==== Exercise data
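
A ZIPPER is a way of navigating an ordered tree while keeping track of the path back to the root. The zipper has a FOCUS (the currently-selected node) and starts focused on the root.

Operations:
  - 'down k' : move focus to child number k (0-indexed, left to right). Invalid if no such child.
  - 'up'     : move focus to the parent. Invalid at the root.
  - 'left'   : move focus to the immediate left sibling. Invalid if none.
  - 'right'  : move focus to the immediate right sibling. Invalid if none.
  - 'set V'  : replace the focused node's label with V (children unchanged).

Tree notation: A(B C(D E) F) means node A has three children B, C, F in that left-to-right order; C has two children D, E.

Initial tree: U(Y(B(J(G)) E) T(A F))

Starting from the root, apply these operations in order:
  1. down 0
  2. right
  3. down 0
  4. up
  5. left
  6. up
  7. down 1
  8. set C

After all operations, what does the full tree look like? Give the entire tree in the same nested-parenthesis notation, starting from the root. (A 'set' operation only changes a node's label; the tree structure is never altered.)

Step 1 (down 0): focus=Y path=0 depth=1 children=['B', 'E'] left=[] right=['T'] parent=U
Step 2 (right): focus=T path=1 depth=1 children=['A', 'F'] left=['Y'] right=[] parent=U
Step 3 (down 0): focus=A path=1/0 depth=2 children=[] left=[] right=['F'] parent=T
Step 4 (up): focus=T path=1 depth=1 children=['A', 'F'] left=['Y'] right=[] parent=U
Step 5 (left): focus=Y path=0 depth=1 children=['B', 'E'] left=[] right=['T'] parent=U
Step 6 (up): focus=U path=root depth=0 children=['Y', 'T'] (at root)
Step 7 (down 1): focus=T path=1 depth=1 children=['A', 'F'] left=['Y'] right=[] parent=U
Step 8 (set C): focus=C path=1 depth=1 children=['A', 'F'] left=['Y'] right=[] parent=U

Answer: U(Y(B(J(G)) E) C(A F))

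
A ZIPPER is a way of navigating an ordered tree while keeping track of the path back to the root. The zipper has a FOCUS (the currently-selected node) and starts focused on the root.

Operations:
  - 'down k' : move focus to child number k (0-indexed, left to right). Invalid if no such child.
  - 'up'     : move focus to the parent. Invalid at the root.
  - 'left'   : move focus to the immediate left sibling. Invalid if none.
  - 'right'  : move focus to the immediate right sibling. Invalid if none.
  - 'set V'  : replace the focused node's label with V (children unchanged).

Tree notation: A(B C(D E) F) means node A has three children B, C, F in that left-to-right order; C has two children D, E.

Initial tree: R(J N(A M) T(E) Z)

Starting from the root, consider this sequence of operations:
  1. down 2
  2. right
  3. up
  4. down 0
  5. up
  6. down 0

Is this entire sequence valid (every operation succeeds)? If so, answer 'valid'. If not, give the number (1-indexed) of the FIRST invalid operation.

Step 1 (down 2): focus=T path=2 depth=1 children=['E'] left=['J', 'N'] right=['Z'] parent=R
Step 2 (right): focus=Z path=3 depth=1 children=[] left=['J', 'N', 'T'] right=[] parent=R
Step 3 (up): focus=R path=root depth=0 children=['J', 'N', 'T', 'Z'] (at root)
Step 4 (down 0): focus=J path=0 depth=1 children=[] left=[] right=['N', 'T', 'Z'] parent=R
Step 5 (up): focus=R path=root depth=0 children=['J', 'N', 'T', 'Z'] (at root)
Step 6 (down 0): focus=J path=0 depth=1 children=[] left=[] right=['N', 'T', 'Z'] parent=R

Answer: valid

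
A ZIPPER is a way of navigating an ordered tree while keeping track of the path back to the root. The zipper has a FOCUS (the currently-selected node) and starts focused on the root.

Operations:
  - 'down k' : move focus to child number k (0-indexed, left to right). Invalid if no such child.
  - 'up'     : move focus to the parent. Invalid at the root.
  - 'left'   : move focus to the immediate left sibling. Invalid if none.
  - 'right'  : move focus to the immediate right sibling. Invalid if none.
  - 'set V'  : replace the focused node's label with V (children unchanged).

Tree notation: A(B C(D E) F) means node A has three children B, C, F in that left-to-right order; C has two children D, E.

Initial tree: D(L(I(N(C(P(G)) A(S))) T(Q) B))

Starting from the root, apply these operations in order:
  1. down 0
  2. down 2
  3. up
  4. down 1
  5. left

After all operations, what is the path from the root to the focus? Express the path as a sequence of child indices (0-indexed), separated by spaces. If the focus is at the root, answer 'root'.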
========
### Exercise:
All of the records above are to be repeated exactly.

### Answer box:
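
A ZIPPER is a way of navigating an ordered tree while keeping track of the path back to the root. The zipper has a FOCUS (the currently-selected node) and starts focused on the root.

Operations:
  - 'down k' : move focus to child number k (0-indexed, left to right). Invalid if no such child.
  - 'up'     : move focus to the parent. Invalid at the root.
  - 'left'   : move focus to the immediate left sibling. Invalid if none.
  - 'right'  : move focus to the immediate right sibling. Invalid if none.
  - 'set V'  : replace the focused node's label with V (children unchanged).

Tree notation: A(B C(D E) F) means node A has three children B, C, F in that left-to-right order; C has two children D, E.

Initial tree: U(Y(B(J(G)) E) T(A F))

Starting from the root, apply these operations in order:
  1. down 0
  2. right
  3. down 0
  4. up
  5. left
  6. up
  7. down 1
  8. set C

After all operations, what does the full tree look like? Give the entire tree in the same nested-parenthesis notation, starting from the root. (A 'set' operation only changes a node's label; the tree structure is never altered.)

Step 1 (down 0): focus=Y path=0 depth=1 children=['B', 'E'] left=[] right=['T'] parent=U
Step 2 (right): focus=T path=1 depth=1 children=['A', 'F'] left=['Y'] right=[] parent=U
Step 3 (down 0): focus=A path=1/0 depth=2 children=[] left=[] right=['F'] parent=T
Step 4 (up): focus=T path=1 depth=1 children=['A', 'F'] left=['Y'] right=[] parent=U
Step 5 (left): focus=Y path=0 depth=1 children=['B', 'E'] left=[] right=['T'] parent=U
Step 6 (up): focus=U path=root depth=0 children=['Y', 'T'] (at root)
Step 7 (down 1): focus=T path=1 depth=1 children=['A', 'F'] left=['Y'] right=[] parent=U
Step 8 (set C): focus=C path=1 depth=1 children=['A', 'F'] left=['Y'] right=[] parent=U

Answer: U(Y(B(J(G)) E) C(A F))

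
A ZIPPER is a way of navigating an ordered tree while keeping track of the path back to the root. The zipper has a FOCUS (the currently-selected node) and starts focused on the root.

Operations:
  - 'down k' : move focus to child number k (0-indexed, left to right). Invalid if no such child.
  - 'up'     : move focus to the parent. Invalid at the root.
  - 'left'   : move focus to the immediate left sibling. Invalid if none.
  - 'right'  : move focus to the immediate right sibling. Invalid if none.
  - 'set V'  : replace the focused node's label with V (children unchanged).

Tree notation: A(B C(D E) F) means node A has three children B, C, F in that left-to-right order; C has two children D, E.

Initial tree: R(J N(A M) T(E) Z)

Starting from the root, consider this sequence of operations:
  1. down 2
  2. right
  3. up
  4. down 0
  5. up
  6. down 0

Is this entire sequence valid (every operation succeeds)? If so, answer 'valid'. If not, give the number (1-indexed) of the FIRST invalid operation.

Step 1 (down 2): focus=T path=2 depth=1 children=['E'] left=['J', 'N'] right=['Z'] parent=R
Step 2 (right): focus=Z path=3 depth=1 children=[] left=['J', 'N', 'T'] right=[] parent=R
Step 3 (up): focus=R path=root depth=0 children=['J', 'N', 'T', 'Z'] (at root)
Step 4 (down 0): focus=J path=0 depth=1 children=[] left=[] right=['N', 'T', 'Z'] parent=R
Step 5 (up): focus=R path=root depth=0 children=['J', 'N', 'T', 'Z'] (at root)
Step 6 (down 0): focus=J path=0 depth=1 children=[] left=[] right=['N', 'T', 'Z'] parent=R

Answer: valid

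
A ZIPPER is a way of navigating an ordered tree while keeping track of the path back to the root. The zipper has a FOCUS (the currently-selected node) and starts focused on the root.

Operations:
  - 'down k' : move focus to child number k (0-indexed, left to right). Invalid if no such child.
  - 'up'     : move focus to the parent. Invalid at the root.
  - 'left'   : move focus to the immediate left sibling. Invalid if none.
  - 'right'  : move focus to the immediate right sibling. Invalid if none.
  - 'set V'  : replace the focused node's label with V (children unchanged).

Tree notation: A(B C(D E) F) means node A has three children B, C, F in that left-to-right order; C has two children D, E.

Initial tree: D(L(I(N(C(P(G)) A(S))) T(Q) B))

Starting from the root, apply these operations in order:
  1. down 0
  2. down 2
  3. up
  4. down 1
  5. left

After all operations, what is the path from the root to the focus? Express the path as a sequence of child indices (0-indexed), separated by spaces. If the focus is at the root, answer 'root'.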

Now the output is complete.